* **Work required**:
Exact copies of all entries are expected.

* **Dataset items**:
+ + + + + + +

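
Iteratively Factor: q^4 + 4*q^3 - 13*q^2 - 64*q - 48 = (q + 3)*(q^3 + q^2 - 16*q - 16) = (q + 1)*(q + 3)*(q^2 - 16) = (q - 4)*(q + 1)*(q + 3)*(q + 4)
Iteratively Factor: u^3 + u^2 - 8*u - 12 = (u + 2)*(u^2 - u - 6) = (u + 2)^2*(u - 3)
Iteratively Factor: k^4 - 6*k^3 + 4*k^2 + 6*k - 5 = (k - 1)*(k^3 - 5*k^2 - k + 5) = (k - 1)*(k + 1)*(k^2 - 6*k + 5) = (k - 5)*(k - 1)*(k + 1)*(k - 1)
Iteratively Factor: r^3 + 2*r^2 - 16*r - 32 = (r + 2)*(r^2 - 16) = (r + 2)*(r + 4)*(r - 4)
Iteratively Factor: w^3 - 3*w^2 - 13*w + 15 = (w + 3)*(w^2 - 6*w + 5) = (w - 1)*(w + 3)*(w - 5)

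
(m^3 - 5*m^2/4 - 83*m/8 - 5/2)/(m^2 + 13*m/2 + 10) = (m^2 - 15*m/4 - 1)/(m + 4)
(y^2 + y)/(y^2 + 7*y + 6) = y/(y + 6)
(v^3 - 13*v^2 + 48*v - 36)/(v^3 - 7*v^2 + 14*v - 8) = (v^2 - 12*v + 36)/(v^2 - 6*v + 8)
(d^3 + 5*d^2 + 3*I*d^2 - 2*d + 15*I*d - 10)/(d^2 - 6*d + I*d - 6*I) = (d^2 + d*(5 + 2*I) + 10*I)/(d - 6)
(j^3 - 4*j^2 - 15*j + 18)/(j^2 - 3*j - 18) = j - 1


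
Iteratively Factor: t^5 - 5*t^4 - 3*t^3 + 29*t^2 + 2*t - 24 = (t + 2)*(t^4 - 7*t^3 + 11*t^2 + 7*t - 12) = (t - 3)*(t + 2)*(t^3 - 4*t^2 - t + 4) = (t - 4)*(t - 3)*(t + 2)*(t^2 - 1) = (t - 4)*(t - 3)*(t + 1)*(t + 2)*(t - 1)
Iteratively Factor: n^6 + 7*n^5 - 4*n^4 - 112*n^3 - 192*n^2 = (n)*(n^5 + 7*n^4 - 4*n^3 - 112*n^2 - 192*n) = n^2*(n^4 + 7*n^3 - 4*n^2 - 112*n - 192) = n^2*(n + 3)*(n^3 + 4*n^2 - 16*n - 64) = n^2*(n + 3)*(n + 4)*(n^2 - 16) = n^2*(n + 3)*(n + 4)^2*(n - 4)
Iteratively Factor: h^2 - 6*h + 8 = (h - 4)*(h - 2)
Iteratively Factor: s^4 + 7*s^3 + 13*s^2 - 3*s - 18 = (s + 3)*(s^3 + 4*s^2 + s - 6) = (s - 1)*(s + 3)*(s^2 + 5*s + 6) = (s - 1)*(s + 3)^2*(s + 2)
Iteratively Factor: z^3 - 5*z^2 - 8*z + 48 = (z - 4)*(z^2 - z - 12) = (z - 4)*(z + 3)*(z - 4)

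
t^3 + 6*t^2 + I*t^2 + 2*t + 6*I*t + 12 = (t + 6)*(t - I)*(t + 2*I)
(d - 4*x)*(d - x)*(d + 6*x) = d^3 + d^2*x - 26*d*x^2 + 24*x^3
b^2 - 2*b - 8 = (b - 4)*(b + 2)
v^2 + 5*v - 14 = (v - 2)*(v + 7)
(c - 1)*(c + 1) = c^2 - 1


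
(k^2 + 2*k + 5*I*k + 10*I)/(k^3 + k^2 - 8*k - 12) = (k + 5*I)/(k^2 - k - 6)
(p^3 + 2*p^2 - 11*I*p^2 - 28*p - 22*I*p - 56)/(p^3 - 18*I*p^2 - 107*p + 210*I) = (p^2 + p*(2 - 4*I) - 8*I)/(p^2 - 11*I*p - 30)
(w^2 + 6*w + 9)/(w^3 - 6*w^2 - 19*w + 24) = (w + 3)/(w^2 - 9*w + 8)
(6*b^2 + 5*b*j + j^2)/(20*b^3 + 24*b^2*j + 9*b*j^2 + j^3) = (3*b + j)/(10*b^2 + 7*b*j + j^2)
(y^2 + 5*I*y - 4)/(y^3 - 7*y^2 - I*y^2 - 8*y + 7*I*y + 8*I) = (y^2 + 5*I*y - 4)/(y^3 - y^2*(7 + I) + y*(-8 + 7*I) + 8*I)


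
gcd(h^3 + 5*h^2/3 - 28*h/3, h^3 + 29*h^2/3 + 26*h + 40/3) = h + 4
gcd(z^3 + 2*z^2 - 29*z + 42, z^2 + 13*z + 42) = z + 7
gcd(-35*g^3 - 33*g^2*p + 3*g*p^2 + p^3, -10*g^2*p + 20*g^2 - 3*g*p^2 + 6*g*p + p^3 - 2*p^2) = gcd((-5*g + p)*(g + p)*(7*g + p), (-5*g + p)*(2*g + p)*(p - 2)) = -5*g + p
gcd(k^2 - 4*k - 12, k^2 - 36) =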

+ + + + + + +

* **Result of the exercise**:
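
Iteratively Factor: q^4 + 4*q^3 - 13*q^2 - 64*q - 48 = (q + 3)*(q^3 + q^2 - 16*q - 16) = (q + 1)*(q + 3)*(q^2 - 16) = (q - 4)*(q + 1)*(q + 3)*(q + 4)
Iteratively Factor: u^3 + u^2 - 8*u - 12 = (u + 2)*(u^2 - u - 6) = (u + 2)^2*(u - 3)
Iteratively Factor: k^4 - 6*k^3 + 4*k^2 + 6*k - 5 = (k - 1)*(k^3 - 5*k^2 - k + 5) = (k - 1)*(k + 1)*(k^2 - 6*k + 5) = (k - 5)*(k - 1)*(k + 1)*(k - 1)
Iteratively Factor: r^3 + 2*r^2 - 16*r - 32 = (r + 2)*(r^2 - 16) = (r + 2)*(r + 4)*(r - 4)
Iteratively Factor: w^3 - 3*w^2 - 13*w + 15 = (w + 3)*(w^2 - 6*w + 5) = (w - 1)*(w + 3)*(w - 5)

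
(m^3 - 5*m^2/4 - 83*m/8 - 5/2)/(m^2 + 13*m/2 + 10) = (m^2 - 15*m/4 - 1)/(m + 4)
(y^2 + y)/(y^2 + 7*y + 6) = y/(y + 6)
(v^3 - 13*v^2 + 48*v - 36)/(v^3 - 7*v^2 + 14*v - 8) = (v^2 - 12*v + 36)/(v^2 - 6*v + 8)
(d^3 + 5*d^2 + 3*I*d^2 - 2*d + 15*I*d - 10)/(d^2 - 6*d + I*d - 6*I) = (d^2 + d*(5 + 2*I) + 10*I)/(d - 6)
(j^3 - 4*j^2 - 15*j + 18)/(j^2 - 3*j - 18) = j - 1


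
Iteratively Factor: t^5 - 5*t^4 - 3*t^3 + 29*t^2 + 2*t - 24 = (t + 2)*(t^4 - 7*t^3 + 11*t^2 + 7*t - 12) = (t - 3)*(t + 2)*(t^3 - 4*t^2 - t + 4) = (t - 4)*(t - 3)*(t + 2)*(t^2 - 1) = (t - 4)*(t - 3)*(t + 1)*(t + 2)*(t - 1)
Iteratively Factor: n^6 + 7*n^5 - 4*n^4 - 112*n^3 - 192*n^2 = (n)*(n^5 + 7*n^4 - 4*n^3 - 112*n^2 - 192*n) = n^2*(n^4 + 7*n^3 - 4*n^2 - 112*n - 192) = n^2*(n + 3)*(n^3 + 4*n^2 - 16*n - 64) = n^2*(n + 3)*(n + 4)*(n^2 - 16) = n^2*(n + 3)*(n + 4)^2*(n - 4)
Iteratively Factor: h^2 - 6*h + 8 = (h - 4)*(h - 2)
Iteratively Factor: s^4 + 7*s^3 + 13*s^2 - 3*s - 18 = (s + 3)*(s^3 + 4*s^2 + s - 6) = (s - 1)*(s + 3)*(s^2 + 5*s + 6) = (s - 1)*(s + 3)^2*(s + 2)
Iteratively Factor: z^3 - 5*z^2 - 8*z + 48 = (z - 4)*(z^2 - z - 12) = (z - 4)*(z + 3)*(z - 4)

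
t^3 + 6*t^2 + I*t^2 + 2*t + 6*I*t + 12 = (t + 6)*(t - I)*(t + 2*I)
(d - 4*x)*(d - x)*(d + 6*x) = d^3 + d^2*x - 26*d*x^2 + 24*x^3
b^2 - 2*b - 8 = (b - 4)*(b + 2)
v^2 + 5*v - 14 = (v - 2)*(v + 7)
(c - 1)*(c + 1) = c^2 - 1


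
(k^2 + 2*k + 5*I*k + 10*I)/(k^3 + k^2 - 8*k - 12) = (k + 5*I)/(k^2 - k - 6)
(p^3 + 2*p^2 - 11*I*p^2 - 28*p - 22*I*p - 56)/(p^3 - 18*I*p^2 - 107*p + 210*I) = (p^2 + p*(2 - 4*I) - 8*I)/(p^2 - 11*I*p - 30)
(w^2 + 6*w + 9)/(w^3 - 6*w^2 - 19*w + 24) = (w + 3)/(w^2 - 9*w + 8)
(6*b^2 + 5*b*j + j^2)/(20*b^3 + 24*b^2*j + 9*b*j^2 + j^3) = (3*b + j)/(10*b^2 + 7*b*j + j^2)
(y^2 + 5*I*y - 4)/(y^3 - 7*y^2 - I*y^2 - 8*y + 7*I*y + 8*I) = (y^2 + 5*I*y - 4)/(y^3 - y^2*(7 + I) + y*(-8 + 7*I) + 8*I)


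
gcd(h^3 + 5*h^2/3 - 28*h/3, h^3 + 29*h^2/3 + 26*h + 40/3) = h + 4
gcd(z^3 + 2*z^2 - 29*z + 42, z^2 + 13*z + 42) = z + 7
gcd(-35*g^3 - 33*g^2*p + 3*g*p^2 + p^3, -10*g^2*p + 20*g^2 - 3*g*p^2 + 6*g*p + p^3 - 2*p^2) = gcd((-5*g + p)*(g + p)*(7*g + p), (-5*g + p)*(2*g + p)*(p - 2)) = -5*g + p
gcd(k^2 - 4*k - 12, k^2 - 36) =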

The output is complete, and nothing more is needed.